MATERIAL SHOWN section start
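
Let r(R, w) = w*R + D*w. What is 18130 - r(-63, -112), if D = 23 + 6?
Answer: 14322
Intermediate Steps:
D = 29
r(R, w) = 29*w + R*w (r(R, w) = w*R + 29*w = R*w + 29*w = 29*w + R*w)
18130 - r(-63, -112) = 18130 - (-112)*(29 - 63) = 18130 - (-112)*(-34) = 18130 - 1*3808 = 18130 - 3808 = 14322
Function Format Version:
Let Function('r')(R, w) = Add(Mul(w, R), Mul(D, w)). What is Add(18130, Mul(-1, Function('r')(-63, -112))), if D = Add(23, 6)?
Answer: 14322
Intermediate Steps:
D = 29
Function('r')(R, w) = Add(Mul(29, w), Mul(R, w)) (Function('r')(R, w) = Add(Mul(w, R), Mul(29, w)) = Add(Mul(R, w), Mul(29, w)) = Add(Mul(29, w), Mul(R, w)))
Add(18130, Mul(-1, Function('r')(-63, -112))) = Add(18130, Mul(-1, Mul(-112, Add(29, -63)))) = Add(18130, Mul(-1, Mul(-112, -34))) = Add(18130, Mul(-1, 3808)) = Add(18130, -3808) = 14322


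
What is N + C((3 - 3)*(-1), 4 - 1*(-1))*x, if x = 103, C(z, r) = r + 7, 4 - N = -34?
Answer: 1274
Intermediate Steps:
N = 38 (N = 4 - 1*(-34) = 4 + 34 = 38)
C(z, r) = 7 + r
N + C((3 - 3)*(-1), 4 - 1*(-1))*x = 38 + (7 + (4 - 1*(-1)))*103 = 38 + (7 + (4 + 1))*103 = 38 + (7 + 5)*103 = 38 + 12*103 = 38 + 1236 = 1274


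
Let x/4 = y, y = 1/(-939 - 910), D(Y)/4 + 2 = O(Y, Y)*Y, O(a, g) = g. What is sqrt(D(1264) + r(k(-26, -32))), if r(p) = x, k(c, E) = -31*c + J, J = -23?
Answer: 2*sqrt(2954136205)/43 ≈ 2528.0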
MATERIAL SHOWN section end
Whenever "What" occurs in a line of the entries, copy that line.

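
Let r(R, w) = w*R + D*w. What is 18130 - r(-63, -112), if D = 23 + 6?
Let Function('r')(R, w) = Add(Mul(w, R), Mul(D, w)). What is Add(18130, Mul(-1, Function('r')(-63, -112))), if D = Add(23, 6)?
What is N + C((3 - 3)*(-1), 4 - 1*(-1))*x, if x = 103, C(z, r) = r + 7, 4 - N = -34?
Let x/4 = y, y = 1/(-939 - 910), D(Y)/4 + 2 = O(Y, Y)*Y, O(a, g) = g. What is sqrt(D(1264) + r(k(-26, -32))), if r(p) = x, k(c, E) = -31*c + J, J = -23?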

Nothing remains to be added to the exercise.